__Instructions to follow__: Nothing left out, nothing added: return the full set of records.

__Data for review__:

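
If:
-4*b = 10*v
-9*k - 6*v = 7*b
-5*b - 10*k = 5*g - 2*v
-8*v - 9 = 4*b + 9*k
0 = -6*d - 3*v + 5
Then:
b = 45/19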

__Your solution__:
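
If:
-4*b = 10*v
-9*k - 6*v = 7*b
-5*b - 10*k = 5*g - 2*v
-8*v - 9 = 4*b + 9*k
0 = -6*d - 3*v + 5
Then:
b = 45/19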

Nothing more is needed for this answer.